- Required work: For this exercise, repeat each entry exactly as written.

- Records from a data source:

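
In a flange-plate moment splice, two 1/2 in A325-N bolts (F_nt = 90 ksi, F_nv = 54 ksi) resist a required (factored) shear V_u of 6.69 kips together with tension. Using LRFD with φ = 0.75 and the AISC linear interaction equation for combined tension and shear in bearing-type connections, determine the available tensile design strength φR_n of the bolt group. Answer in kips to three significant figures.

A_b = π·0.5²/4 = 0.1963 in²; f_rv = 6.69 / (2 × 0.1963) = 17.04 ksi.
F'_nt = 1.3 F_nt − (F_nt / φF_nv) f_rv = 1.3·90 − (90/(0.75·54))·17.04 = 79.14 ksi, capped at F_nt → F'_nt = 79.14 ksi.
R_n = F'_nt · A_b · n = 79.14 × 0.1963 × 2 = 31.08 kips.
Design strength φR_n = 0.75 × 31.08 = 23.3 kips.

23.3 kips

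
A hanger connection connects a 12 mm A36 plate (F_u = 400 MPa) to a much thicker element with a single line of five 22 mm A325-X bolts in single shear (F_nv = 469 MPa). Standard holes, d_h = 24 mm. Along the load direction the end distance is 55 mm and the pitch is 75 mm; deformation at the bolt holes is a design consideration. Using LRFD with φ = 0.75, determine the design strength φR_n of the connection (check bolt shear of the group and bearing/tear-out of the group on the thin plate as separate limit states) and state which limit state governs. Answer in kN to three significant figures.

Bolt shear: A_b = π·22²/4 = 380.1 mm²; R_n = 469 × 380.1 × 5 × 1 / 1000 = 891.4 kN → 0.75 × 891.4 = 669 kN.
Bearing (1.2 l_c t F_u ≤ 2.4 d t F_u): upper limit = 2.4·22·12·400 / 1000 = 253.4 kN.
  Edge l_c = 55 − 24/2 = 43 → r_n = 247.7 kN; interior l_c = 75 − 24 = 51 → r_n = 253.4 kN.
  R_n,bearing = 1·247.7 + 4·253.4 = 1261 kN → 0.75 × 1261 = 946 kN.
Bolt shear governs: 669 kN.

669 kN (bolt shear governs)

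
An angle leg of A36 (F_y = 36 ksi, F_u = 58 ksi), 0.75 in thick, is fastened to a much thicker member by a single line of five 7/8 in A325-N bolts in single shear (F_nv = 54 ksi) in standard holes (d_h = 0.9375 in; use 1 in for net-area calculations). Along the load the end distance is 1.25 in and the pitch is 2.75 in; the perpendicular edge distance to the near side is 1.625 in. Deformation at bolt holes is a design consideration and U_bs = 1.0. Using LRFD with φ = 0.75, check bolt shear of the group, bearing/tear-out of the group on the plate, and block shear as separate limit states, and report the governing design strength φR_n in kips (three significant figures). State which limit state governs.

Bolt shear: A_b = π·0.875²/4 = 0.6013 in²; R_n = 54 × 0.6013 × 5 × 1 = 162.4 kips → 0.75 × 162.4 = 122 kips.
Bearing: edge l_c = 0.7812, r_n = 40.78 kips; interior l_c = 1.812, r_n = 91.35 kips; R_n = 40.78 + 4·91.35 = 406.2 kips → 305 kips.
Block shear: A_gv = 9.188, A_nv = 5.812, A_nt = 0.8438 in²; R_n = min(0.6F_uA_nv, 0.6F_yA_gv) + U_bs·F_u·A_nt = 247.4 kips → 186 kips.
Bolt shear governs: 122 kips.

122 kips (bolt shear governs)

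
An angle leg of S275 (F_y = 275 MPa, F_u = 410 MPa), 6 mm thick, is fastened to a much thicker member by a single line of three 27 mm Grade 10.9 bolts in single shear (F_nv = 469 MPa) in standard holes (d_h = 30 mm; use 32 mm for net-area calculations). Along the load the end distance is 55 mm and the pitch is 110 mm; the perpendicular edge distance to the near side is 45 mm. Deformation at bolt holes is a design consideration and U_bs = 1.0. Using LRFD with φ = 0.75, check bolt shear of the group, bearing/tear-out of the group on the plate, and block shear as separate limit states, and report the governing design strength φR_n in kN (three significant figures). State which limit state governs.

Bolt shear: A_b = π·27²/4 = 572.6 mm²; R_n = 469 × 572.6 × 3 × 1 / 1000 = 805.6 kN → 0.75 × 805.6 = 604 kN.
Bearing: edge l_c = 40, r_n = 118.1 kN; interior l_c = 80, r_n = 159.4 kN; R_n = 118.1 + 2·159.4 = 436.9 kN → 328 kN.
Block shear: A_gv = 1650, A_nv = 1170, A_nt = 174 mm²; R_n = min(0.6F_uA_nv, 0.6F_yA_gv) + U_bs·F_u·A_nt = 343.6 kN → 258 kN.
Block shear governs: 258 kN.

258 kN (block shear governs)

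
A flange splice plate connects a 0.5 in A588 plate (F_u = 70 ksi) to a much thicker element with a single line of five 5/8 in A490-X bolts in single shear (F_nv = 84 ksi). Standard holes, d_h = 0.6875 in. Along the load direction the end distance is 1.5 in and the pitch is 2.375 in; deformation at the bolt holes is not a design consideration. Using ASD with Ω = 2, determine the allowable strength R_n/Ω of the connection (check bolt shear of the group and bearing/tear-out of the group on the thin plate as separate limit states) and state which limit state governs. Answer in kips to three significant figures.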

- Final answer:
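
In a flange-plate moment splice, two 1/2 in A325-N bolts (F_nt = 90 ksi, F_nv = 54 ksi) resist a required (factored) shear V_u of 6.69 kips together with tension. Using LRFD with φ = 0.75 and the AISC linear interaction equation for combined tension and shear in bearing-type connections, determine the available tensile design strength φR_n of the bolt group. Answer in kips to three significant figures.

A_b = π·0.5²/4 = 0.1963 in²; f_rv = 6.69 / (2 × 0.1963) = 17.04 ksi.
F'_nt = 1.3 F_nt − (F_nt / φF_nv) f_rv = 1.3·90 − (90/(0.75·54))·17.04 = 79.14 ksi, capped at F_nt → F'_nt = 79.14 ksi.
R_n = F'_nt · A_b · n = 79.14 × 0.1963 × 2 = 31.08 kips.
Design strength φR_n = 0.75 × 31.08 = 23.3 kips.

23.3 kips

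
A hanger connection connects a 12 mm A36 plate (F_u = 400 MPa) to a much thicker element with a single line of five 22 mm A325-X bolts in single shear (F_nv = 469 MPa). Standard holes, d_h = 24 mm. Along the load direction the end distance is 55 mm and the pitch is 75 mm; deformation at the bolt holes is a design consideration. Using LRFD with φ = 0.75, determine the design strength φR_n of the connection (check bolt shear of the group and bearing/tear-out of the group on the thin plate as separate limit states) and state which limit state governs. Answer in kN to three significant figures.

Bolt shear: A_b = π·22²/4 = 380.1 mm²; R_n = 469 × 380.1 × 5 × 1 / 1000 = 891.4 kN → 0.75 × 891.4 = 669 kN.
Bearing (1.2 l_c t F_u ≤ 2.4 d t F_u): upper limit = 2.4·22·12·400 / 1000 = 253.4 kN.
  Edge l_c = 55 − 24/2 = 43 → r_n = 247.7 kN; interior l_c = 75 − 24 = 51 → r_n = 253.4 kN.
  R_n,bearing = 1·247.7 + 4·253.4 = 1261 kN → 0.75 × 1261 = 946 kN.
Bolt shear governs: 669 kN.

669 kN (bolt shear governs)

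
An angle leg of A36 (F_y = 36 ksi, F_u = 58 ksi), 0.75 in thick, is fastened to a much thicker member by a single line of five 7/8 in A325-N bolts in single shear (F_nv = 54 ksi) in standard holes (d_h = 0.9375 in; use 1 in for net-area calculations). Along the load the end distance is 1.25 in and the pitch is 2.75 in; the perpendicular edge distance to the near side is 1.625 in. Deformation at bolt holes is a design consideration and U_bs = 1.0. Using LRFD with φ = 0.75, check bolt shear of the group, bearing/tear-out of the group on the plate, and block shear as separate limit states, and report the governing design strength φR_n in kips (three significant figures). State which limit state governs.

Bolt shear: A_b = π·0.875²/4 = 0.6013 in²; R_n = 54 × 0.6013 × 5 × 1 = 162.4 kips → 0.75 × 162.4 = 122 kips.
Bearing: edge l_c = 0.7812, r_n = 40.78 kips; interior l_c = 1.812, r_n = 91.35 kips; R_n = 40.78 + 4·91.35 = 406.2 kips → 305 kips.
Block shear: A_gv = 9.188, A_nv = 5.812, A_nt = 0.8438 in²; R_n = min(0.6F_uA_nv, 0.6F_yA_gv) + U_bs·F_u·A_nt = 247.4 kips → 186 kips.
Bolt shear governs: 122 kips.

122 kips (bolt shear governs)

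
An angle leg of S275 (F_y = 275 MPa, F_u = 410 MPa), 6 mm thick, is fastened to a much thicker member by a single line of three 27 mm Grade 10.9 bolts in single shear (F_nv = 469 MPa) in standard holes (d_h = 30 mm; use 32 mm for net-area calculations). Along the load the end distance is 55 mm and the pitch is 110 mm; the perpendicular edge distance to the near side is 45 mm. Deformation at bolt holes is a design consideration and U_bs = 1.0. Using LRFD with φ = 0.75, check bolt shear of the group, bearing/tear-out of the group on the plate, and block shear as separate limit states, and report the governing design strength φR_n in kN (three significant figures). State which limit state governs.

Bolt shear: A_b = π·27²/4 = 572.6 mm²; R_n = 469 × 572.6 × 3 × 1 / 1000 = 805.6 kN → 0.75 × 805.6 = 604 kN.
Bearing: edge l_c = 40, r_n = 118.1 kN; interior l_c = 80, r_n = 159.4 kN; R_n = 118.1 + 2·159.4 = 436.9 kN → 328 kN.
Block shear: A_gv = 1650, A_nv = 1170, A_nt = 174 mm²; R_n = min(0.6F_uA_nv, 0.6F_yA_gv) + U_bs·F_u·A_nt = 343.6 kN → 258 kN.
Block shear governs: 258 kN.

258 kN (block shear governs)

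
A flange splice plate connects a 0.5 in A588 plate (F_u = 70 ksi) to a much thicker element with a single line of five 5/8 in A490-X bolts in single shear (F_nv = 84 ksi). Standard holes, d_h = 0.6875 in. Along the load direction the end distance is 1.5 in and the pitch is 2.375 in; deformation at the bolt holes is not a design consideration. Using ASD with Ω = 2, determine the allowable strength R_n/Ω of the connection (check bolt shear of the group and bearing/tear-out of the group on the thin plate as separate limit states) and state which limit state governs. Answer in kips to three significant figures.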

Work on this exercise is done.